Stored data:

______

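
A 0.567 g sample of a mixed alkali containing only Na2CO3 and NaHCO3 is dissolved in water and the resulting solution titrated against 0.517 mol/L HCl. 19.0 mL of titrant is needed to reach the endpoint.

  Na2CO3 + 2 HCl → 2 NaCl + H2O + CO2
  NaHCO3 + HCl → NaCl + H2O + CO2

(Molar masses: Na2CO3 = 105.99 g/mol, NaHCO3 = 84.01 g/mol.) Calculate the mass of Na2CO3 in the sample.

0.441 g

n(HCl) = 0.0190 × 0.517 = 9.82 × 10^-3 mol
Let x = n(Na2CO3), y = n(NaHCO3).
Titrant: 2x + 1y = 9.82 × 10^-3;  mass: 105.99x + 84.01y = 0.567
Solving, x = 4.16 × 10^-3 mol, y = 1.50 × 10^-3 mol
mass of Na2CO3 = 4.16 × 10^-3 × 105.99 = 0.441 g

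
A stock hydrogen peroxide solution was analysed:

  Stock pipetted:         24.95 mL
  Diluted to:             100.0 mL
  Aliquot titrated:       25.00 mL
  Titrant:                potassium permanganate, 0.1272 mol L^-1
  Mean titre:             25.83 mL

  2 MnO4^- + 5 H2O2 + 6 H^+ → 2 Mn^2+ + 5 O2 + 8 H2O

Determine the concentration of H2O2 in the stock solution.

1.317 mol/L

n(KMnO4) = 0.02583 × 0.1272 = 3.286 × 10^-3 mol
From the 5:2 ratio, n(H2O2) in the aliquot = 5/2 × 3.286 × 10^-3 = 8.214 × 10^-3 mol
[H2O2]_dilute = 8.214 × 10^-3 / 0.02500 = 0.3286 mol/L
Dilution factor = 100.0 / 24.95 = 4.008
[H2O2]_stock = 0.3286 × 4.008 = 1.317 mol/L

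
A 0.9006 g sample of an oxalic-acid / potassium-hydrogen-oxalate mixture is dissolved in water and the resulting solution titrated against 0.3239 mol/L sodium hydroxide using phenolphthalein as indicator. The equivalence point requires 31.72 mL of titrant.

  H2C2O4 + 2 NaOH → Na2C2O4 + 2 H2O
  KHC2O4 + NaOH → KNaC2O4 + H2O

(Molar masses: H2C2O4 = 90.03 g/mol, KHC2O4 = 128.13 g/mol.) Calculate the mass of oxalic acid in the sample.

n(NaOH) = 0.03172 × 0.3239 = 0.01027 mol
Let x = n(H2C2O4), y = n(KHC2O4).
Titrant: 2x + 1y = 0.01027;  mass: 90.03x + 128.13y = 0.9006
Solving, x = 2.501 × 10^-3 mol, y = 5.271 × 10^-3 mol
mass of H2C2O4 = 2.501 × 10^-3 × 90.03 = 0.2252 g

0.2252 g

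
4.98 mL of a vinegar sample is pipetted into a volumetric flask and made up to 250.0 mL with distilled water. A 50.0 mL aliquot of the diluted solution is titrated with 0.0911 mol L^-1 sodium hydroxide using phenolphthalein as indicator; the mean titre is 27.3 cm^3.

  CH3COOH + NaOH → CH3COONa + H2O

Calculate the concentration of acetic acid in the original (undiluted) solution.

2.50 mol/L

n(NaOH) = 0.0273 × 0.0911 = 2.49 × 10^-3 mol
n(CH3COOH) in the aliquot = 2.49 × 10^-3 mol (1:1 ratio)
[CH3COOH]_dilute = 2.49 × 10^-3 / 0.0500 = 0.0497 mol/L
Dilution factor = 250.0 / 4.98 = 50.20
[CH3COOH]_stock = 0.0497 × 50.20 = 2.50 mol/L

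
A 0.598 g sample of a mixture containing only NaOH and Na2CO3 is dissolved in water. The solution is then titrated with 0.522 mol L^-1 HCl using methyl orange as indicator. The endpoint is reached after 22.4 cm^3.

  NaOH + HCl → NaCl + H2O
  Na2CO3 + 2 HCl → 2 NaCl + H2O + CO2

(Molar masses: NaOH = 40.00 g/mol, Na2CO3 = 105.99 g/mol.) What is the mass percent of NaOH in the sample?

11.1 %

n(HCl) = 0.0224 × 0.522 = 0.0117 mol
Let x = n(NaOH), y = n(Na2CO3).
Titrant: 1x + 2y = 0.0117;  mass: 40.00x + 105.99y = 0.598
Solving, x = 1.67 × 10^-3 mol, y = 5.01 × 10^-3 mol
mass of NaOH = 1.67 × 10^-3 × 40.00 = 0.0667 g
% NaOH = 0.0667 / 0.598 × 100 = 11.1 %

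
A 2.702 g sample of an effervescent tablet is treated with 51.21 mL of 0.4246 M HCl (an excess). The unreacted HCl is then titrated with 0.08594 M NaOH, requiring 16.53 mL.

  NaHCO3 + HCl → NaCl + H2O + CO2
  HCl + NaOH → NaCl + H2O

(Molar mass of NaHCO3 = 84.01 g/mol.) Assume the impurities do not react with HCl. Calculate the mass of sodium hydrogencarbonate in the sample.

n(HCl) added = 0.05121 × 0.4246 = 0.02174 mol
n(NaOH) used in back-titration = 0.01653 × 0.08594 = 1.421 × 10^-3 mol
n(HCl) left over = 1.421 × 10^-3 mol (1:1 ratio)
n(HCl) consumed by analyte = 0.02174 − 1.421 × 10^-3 = 0.02032 mol
n(NaHCO3) = 0.02032 mol (1:1 ratio)
mass of NaHCO3 = 0.02032 × 84.01 = 1.707 g

1.707 g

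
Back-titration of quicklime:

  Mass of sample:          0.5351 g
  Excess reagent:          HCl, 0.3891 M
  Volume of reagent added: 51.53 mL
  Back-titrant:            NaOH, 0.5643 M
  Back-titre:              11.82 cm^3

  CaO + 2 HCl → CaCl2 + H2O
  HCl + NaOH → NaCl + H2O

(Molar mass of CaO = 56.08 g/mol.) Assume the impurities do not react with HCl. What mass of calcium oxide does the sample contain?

n(HCl) added = 0.05153 × 0.3891 = 0.02005 mol
n(NaOH) used in back-titration = 0.01182 × 0.5643 = 6.670 × 10^-3 mol
n(HCl) left over = 6.670 × 10^-3 mol (1:1 ratio)
n(HCl) consumed by analyte = 0.02005 − 6.670 × 10^-3 = 0.01338 mol
From the 1:2 ratio, n(CaO) = 1/2 × 0.01338 = 6.690 × 10^-3 mol
mass of CaO = 6.690 × 10^-3 × 56.08 = 0.3752 g

0.3752 g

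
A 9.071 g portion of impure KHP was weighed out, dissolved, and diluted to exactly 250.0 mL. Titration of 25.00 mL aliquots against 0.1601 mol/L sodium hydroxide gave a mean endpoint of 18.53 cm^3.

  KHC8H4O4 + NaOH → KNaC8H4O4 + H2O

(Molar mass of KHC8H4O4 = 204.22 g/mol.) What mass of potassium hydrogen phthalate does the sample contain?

6.058 g

n(NaOH) per titration = 0.01853 × 0.1601 = 2.967 × 10^-3 mol
n(KHC8H4O4) in each aliquot = 2.967 × 10^-3 mol (1:1 ratio)
n(KHC8H4O4) in the whole flask = 2.967 × 10^-3 × 250.0/25.00 = 0.02967 mol
mass of KHC8H4O4 = 0.02967 × 204.22 = 6.058 g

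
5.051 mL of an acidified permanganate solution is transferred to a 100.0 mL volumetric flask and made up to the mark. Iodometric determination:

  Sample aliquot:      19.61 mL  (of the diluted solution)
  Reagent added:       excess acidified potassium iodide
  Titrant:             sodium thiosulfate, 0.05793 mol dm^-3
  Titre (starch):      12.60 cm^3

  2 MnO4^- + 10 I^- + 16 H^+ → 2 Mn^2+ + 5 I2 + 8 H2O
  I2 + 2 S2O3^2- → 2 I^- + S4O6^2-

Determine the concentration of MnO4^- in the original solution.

0.1474 mol/L

n(S2O3^2-) = 0.01260 × 0.05793 = 7.299 × 10^-4 mol
n(I2) = n(S2O3^2-)/2 = 3.650 × 10^-4 mol
From the 2:5 ratio, n(MnO4^-) in the aliquot = 2/5 × 3.650 × 10^-4 = 1.460 × 10^-4 mol
[MnO4^-]_dilute = 1.460 × 10^-4 / 0.01961 = 0.007444 mol/L
[MnO4^-]_original = 0.007444 × 100.0/5.051 = 0.1474 mol/L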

______

> _ASSIGNED TASK_:
Give only how many lines above hold "phenolphthalein".

> _RESULT OF THE TASK_:
2